** Opening Data for this exercise block **

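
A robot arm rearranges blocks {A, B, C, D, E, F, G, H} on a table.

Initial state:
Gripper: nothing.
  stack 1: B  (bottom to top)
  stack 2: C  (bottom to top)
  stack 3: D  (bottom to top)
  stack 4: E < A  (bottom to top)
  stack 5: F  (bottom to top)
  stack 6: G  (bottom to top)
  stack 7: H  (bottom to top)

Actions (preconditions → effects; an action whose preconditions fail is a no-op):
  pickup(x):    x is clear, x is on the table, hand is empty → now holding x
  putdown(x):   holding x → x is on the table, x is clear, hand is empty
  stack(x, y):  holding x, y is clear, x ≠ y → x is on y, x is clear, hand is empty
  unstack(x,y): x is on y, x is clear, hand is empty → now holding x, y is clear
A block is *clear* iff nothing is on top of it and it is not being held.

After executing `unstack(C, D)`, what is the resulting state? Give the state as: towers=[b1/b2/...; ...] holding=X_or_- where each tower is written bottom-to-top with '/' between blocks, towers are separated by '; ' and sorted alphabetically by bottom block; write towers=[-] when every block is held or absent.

towers=[B; C; D; E/A; F; G; H] holding=-

before: towers=[B; C; D; E/A; F; G; H] holding=-
pre[unstack(C, D)]: on(C,D) fail, clear(C) ok, handempty ok
on(C,D) unmet → unstack(C, D) is a no-op
after:  towers=[B; C; D; E/A; F; G; H] holding=-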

** Closing Data for this exercise block **

:: What you will do ::
Across the entries above, tally every line that includes the string "nothing", then state only the count.

:: Exercise response ::
2